**What you are asked to do:**
Of the lines in the data below, write out exactly those from the one holding "What is (p(-11)" through the one holding "What is k*H, if 9 + k = 537, H = -17?", both included.

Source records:
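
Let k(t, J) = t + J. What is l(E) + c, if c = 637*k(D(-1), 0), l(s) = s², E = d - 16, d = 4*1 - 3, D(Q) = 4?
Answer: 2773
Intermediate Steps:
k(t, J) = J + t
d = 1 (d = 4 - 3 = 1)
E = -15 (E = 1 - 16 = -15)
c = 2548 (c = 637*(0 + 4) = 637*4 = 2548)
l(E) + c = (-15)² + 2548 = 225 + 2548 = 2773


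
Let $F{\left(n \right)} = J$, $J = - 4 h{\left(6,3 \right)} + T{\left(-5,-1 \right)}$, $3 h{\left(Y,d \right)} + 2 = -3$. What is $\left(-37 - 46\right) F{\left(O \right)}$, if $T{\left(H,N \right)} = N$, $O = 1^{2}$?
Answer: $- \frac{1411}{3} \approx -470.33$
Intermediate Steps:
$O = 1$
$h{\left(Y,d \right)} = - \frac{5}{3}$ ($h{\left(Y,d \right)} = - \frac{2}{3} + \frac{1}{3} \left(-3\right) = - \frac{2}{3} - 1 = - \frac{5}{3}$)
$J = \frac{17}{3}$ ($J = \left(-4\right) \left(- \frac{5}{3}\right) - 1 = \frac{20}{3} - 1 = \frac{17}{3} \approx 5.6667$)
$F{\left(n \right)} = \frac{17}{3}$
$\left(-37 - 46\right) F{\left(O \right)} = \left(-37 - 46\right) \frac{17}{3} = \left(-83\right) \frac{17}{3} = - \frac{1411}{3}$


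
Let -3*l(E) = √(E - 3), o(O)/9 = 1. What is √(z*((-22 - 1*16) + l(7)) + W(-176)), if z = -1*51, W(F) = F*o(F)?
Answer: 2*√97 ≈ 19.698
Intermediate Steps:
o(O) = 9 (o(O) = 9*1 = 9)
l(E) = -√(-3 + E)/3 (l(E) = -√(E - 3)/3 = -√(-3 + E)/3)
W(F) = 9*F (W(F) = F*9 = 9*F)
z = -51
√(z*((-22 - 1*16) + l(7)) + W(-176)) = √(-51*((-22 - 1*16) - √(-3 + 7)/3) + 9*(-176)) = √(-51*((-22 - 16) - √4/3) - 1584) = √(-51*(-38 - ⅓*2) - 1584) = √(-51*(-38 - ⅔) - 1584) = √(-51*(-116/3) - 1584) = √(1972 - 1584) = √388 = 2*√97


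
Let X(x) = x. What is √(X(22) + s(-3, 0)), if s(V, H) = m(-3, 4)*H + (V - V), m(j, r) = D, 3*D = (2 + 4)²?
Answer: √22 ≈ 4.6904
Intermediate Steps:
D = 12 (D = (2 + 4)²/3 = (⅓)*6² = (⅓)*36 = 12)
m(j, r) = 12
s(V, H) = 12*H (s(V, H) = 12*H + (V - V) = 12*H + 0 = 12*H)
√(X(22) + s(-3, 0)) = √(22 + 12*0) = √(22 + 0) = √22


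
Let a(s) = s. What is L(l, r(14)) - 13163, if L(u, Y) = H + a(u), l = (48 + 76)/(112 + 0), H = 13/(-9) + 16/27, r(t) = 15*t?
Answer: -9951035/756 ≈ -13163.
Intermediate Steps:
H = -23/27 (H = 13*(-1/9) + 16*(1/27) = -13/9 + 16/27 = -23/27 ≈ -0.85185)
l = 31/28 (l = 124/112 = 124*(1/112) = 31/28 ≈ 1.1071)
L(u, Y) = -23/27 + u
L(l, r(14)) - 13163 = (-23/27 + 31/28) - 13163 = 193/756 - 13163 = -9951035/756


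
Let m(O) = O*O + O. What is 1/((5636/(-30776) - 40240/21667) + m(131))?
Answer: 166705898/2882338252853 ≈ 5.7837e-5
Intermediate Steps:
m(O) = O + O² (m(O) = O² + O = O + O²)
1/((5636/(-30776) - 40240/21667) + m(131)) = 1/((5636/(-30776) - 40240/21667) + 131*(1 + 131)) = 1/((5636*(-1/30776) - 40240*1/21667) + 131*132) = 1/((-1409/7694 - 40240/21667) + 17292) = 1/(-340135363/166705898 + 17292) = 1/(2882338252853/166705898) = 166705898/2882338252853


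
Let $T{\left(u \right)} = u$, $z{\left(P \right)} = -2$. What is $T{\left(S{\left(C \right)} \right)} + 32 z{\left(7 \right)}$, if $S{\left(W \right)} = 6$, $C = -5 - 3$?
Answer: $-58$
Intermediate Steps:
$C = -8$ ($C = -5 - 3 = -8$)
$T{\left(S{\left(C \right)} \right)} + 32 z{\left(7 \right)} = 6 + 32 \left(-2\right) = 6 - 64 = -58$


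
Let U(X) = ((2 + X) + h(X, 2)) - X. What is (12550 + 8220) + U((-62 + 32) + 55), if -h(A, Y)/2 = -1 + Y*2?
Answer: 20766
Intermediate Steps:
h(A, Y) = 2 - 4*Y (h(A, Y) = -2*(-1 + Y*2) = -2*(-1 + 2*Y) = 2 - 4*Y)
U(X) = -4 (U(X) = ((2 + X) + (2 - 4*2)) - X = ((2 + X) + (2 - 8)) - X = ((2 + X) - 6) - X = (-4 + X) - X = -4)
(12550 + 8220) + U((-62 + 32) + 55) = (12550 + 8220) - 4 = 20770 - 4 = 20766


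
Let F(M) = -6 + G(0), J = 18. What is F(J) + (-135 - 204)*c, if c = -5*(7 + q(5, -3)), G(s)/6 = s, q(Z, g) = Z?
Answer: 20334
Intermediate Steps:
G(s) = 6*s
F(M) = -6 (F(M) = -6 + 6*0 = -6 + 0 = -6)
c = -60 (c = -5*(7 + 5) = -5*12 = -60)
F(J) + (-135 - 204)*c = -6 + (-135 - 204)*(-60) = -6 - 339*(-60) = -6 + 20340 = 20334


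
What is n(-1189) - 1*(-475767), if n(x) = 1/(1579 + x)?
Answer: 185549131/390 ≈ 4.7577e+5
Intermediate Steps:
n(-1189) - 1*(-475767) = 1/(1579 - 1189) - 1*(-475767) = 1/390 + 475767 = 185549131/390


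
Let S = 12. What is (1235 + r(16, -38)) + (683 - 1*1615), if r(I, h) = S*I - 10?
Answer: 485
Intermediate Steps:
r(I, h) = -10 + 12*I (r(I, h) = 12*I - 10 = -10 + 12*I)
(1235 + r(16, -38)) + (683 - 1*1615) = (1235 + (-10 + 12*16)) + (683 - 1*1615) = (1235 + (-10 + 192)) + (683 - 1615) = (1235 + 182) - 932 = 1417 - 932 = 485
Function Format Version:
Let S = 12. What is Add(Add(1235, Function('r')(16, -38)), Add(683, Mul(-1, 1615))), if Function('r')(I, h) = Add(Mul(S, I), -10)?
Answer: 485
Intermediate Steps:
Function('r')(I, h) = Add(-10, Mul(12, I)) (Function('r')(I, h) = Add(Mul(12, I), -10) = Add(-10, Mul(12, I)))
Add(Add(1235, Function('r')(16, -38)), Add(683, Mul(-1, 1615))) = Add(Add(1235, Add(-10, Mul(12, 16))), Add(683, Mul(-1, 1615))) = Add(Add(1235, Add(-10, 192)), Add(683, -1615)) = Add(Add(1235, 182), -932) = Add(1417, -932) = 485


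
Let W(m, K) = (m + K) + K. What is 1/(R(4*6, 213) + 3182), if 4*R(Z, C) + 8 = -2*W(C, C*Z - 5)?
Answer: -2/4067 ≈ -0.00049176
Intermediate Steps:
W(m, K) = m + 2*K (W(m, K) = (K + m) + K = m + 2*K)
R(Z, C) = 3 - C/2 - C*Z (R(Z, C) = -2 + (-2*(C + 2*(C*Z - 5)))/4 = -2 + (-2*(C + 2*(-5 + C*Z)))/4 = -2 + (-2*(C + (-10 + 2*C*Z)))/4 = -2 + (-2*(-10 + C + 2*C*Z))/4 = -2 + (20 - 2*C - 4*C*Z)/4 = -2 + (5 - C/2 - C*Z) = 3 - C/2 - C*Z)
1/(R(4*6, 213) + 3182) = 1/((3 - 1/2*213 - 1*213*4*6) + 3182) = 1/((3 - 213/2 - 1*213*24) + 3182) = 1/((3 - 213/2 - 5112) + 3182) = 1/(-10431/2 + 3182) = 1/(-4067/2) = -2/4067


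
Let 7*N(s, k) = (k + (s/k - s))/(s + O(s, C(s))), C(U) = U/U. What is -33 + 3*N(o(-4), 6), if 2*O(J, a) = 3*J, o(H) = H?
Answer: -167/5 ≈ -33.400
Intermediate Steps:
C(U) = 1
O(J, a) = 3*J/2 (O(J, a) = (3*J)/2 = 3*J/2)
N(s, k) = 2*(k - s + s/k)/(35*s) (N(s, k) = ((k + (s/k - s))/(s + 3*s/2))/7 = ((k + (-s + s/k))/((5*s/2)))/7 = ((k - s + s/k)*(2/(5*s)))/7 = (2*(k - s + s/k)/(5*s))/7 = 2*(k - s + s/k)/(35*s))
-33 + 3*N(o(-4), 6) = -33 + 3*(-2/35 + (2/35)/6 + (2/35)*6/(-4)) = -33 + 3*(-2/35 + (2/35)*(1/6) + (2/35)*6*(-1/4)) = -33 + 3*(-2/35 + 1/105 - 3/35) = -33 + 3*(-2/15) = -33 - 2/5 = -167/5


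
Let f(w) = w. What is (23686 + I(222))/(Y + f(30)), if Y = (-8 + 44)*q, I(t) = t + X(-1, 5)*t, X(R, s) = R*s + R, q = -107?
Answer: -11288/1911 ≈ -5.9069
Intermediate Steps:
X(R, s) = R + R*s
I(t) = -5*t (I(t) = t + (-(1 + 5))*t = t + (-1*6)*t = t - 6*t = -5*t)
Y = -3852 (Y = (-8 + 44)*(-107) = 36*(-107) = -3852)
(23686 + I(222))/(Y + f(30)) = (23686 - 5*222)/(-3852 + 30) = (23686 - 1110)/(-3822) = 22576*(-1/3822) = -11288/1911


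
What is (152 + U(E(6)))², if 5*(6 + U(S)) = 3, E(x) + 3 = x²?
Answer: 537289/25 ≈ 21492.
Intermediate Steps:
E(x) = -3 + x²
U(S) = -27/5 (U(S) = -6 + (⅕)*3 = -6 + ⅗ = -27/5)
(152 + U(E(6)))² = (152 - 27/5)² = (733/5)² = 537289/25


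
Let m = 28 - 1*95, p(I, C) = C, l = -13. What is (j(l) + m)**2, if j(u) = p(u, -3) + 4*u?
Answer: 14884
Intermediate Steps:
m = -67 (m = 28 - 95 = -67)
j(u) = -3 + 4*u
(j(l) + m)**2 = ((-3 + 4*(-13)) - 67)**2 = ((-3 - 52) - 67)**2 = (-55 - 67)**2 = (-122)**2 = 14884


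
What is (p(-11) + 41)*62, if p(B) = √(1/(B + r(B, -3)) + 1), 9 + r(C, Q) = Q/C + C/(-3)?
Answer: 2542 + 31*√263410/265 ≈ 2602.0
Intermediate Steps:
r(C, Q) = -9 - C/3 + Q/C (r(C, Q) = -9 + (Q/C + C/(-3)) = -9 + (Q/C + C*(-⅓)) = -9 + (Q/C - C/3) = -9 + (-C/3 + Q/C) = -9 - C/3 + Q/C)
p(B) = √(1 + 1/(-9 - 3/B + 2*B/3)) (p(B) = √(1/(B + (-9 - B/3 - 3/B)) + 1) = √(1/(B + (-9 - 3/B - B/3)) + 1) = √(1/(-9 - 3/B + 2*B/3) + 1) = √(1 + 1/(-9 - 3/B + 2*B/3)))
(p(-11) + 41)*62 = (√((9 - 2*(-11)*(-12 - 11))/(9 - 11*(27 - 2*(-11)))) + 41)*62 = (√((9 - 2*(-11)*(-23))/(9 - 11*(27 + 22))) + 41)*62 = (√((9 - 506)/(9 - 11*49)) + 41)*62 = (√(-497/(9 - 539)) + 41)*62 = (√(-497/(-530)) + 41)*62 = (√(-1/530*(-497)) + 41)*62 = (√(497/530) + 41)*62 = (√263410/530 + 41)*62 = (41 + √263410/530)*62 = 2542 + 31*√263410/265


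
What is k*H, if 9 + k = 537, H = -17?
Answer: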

---

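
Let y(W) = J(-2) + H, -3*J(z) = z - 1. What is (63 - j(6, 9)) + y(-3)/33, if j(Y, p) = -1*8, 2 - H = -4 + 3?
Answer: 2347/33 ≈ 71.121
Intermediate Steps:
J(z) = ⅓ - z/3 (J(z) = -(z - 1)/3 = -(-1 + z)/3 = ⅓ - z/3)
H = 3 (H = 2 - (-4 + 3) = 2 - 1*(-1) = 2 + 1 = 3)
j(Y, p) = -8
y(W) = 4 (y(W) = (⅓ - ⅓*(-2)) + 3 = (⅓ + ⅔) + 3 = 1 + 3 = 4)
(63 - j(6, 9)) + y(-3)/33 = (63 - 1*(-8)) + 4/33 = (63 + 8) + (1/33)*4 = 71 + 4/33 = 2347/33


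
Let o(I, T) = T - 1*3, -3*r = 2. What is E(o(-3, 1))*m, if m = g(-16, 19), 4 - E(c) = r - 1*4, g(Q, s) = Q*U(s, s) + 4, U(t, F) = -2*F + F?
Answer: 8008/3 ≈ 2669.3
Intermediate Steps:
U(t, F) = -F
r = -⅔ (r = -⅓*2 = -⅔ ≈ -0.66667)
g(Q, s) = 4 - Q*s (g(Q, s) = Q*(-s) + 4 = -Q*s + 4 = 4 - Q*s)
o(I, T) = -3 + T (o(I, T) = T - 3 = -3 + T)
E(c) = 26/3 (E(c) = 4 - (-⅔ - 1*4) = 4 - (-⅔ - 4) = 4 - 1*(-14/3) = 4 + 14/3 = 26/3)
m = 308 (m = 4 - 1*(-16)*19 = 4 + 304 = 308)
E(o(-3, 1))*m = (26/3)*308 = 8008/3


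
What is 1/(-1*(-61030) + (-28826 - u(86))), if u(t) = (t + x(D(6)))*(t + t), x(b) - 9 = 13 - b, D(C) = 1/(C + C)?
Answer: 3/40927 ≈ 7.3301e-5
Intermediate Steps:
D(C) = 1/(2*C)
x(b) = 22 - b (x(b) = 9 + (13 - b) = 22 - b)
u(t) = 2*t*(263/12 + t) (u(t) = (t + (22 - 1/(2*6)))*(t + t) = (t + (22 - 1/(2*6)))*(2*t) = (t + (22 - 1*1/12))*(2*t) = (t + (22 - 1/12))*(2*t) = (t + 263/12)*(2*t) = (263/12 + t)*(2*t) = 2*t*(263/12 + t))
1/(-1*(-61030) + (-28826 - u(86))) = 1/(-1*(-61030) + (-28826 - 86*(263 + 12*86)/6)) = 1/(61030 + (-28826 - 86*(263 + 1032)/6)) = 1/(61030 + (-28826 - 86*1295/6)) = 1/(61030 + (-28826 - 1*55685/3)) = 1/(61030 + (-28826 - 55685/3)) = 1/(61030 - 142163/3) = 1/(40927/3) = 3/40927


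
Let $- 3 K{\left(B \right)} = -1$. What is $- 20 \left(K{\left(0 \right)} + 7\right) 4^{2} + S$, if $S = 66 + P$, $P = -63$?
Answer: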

...

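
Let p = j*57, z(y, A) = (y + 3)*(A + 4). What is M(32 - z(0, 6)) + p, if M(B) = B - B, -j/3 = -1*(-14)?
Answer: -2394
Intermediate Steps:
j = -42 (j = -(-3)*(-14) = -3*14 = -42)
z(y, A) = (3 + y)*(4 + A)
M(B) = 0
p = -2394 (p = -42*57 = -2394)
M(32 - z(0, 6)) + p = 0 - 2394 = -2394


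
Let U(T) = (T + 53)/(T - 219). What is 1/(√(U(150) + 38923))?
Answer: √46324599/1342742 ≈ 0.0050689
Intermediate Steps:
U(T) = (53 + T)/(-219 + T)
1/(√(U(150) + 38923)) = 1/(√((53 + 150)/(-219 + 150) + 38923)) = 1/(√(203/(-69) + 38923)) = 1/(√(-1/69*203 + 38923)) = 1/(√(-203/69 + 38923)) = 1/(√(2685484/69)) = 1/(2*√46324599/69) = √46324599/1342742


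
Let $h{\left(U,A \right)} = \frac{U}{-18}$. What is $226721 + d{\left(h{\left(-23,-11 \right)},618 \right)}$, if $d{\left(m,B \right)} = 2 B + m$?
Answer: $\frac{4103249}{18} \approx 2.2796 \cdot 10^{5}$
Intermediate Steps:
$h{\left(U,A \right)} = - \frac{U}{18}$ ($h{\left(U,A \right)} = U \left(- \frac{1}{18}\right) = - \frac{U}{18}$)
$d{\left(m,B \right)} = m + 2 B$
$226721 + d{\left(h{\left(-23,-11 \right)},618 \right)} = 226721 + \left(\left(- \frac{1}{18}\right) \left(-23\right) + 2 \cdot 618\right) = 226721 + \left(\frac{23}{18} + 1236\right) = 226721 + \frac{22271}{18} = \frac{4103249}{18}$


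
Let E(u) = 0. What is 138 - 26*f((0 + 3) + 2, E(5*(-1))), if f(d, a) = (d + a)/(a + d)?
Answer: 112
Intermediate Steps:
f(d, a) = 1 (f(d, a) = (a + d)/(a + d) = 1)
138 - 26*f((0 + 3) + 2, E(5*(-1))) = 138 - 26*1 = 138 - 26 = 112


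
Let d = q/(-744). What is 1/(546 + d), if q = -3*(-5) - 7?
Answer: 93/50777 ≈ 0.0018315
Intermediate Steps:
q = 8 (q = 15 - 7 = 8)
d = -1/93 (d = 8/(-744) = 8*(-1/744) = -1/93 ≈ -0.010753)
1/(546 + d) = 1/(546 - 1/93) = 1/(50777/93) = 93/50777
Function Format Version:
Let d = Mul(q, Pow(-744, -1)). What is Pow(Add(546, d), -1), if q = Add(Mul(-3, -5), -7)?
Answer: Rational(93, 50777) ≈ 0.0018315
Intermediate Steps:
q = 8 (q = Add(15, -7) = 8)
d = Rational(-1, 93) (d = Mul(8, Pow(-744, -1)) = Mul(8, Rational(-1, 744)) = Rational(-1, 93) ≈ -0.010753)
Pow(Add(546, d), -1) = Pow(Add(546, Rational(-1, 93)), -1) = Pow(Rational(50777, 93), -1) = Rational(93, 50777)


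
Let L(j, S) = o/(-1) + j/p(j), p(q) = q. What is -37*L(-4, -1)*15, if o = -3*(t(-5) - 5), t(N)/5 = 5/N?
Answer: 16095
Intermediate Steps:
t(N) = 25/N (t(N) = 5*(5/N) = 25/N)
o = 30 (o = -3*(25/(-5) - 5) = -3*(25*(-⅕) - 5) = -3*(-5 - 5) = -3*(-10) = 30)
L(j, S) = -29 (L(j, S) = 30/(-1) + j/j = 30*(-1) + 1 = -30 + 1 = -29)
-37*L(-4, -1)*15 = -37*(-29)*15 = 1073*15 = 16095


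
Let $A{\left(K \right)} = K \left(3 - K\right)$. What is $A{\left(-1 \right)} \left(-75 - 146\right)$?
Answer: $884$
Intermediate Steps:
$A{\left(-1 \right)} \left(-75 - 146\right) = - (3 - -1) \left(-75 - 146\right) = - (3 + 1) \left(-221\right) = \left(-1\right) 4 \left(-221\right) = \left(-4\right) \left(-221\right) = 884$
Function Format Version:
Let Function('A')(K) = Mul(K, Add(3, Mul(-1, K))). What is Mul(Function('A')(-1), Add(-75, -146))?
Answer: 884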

**Response to the task:**
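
What is (p(-11) + 41)*62, if p(B) = √(1/(B + r(B, -3)) + 1), 9 + r(C, Q) = Q/C + C/(-3)?
Answer: 2542 + 31*√263410/265 ≈ 2602.0
Intermediate Steps:
r(C, Q) = -9 - C/3 + Q/C (r(C, Q) = -9 + (Q/C + C/(-3)) = -9 + (Q/C + C*(-⅓)) = -9 + (Q/C - C/3) = -9 + (-C/3 + Q/C) = -9 - C/3 + Q/C)
p(B) = √(1 + 1/(-9 - 3/B + 2*B/3)) (p(B) = √(1/(B + (-9 - B/3 - 3/B)) + 1) = √(1/(B + (-9 - 3/B - B/3)) + 1) = √(1/(-9 - 3/B + 2*B/3) + 1) = √(1 + 1/(-9 - 3/B + 2*B/3)))
(p(-11) + 41)*62 = (√((9 - 2*(-11)*(-12 - 11))/(9 - 11*(27 - 2*(-11)))) + 41)*62 = (√((9 - 2*(-11)*(-23))/(9 - 11*(27 + 22))) + 41)*62 = (√((9 - 506)/(9 - 11*49)) + 41)*62 = (√(-497/(9 - 539)) + 41)*62 = (√(-497/(-530)) + 41)*62 = (√(-1/530*(-497)) + 41)*62 = (√(497/530) + 41)*62 = (√263410/530 + 41)*62 = (41 + √263410/530)*62 = 2542 + 31*√263410/265


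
What is k*H, if 9 + k = 537, H = -17?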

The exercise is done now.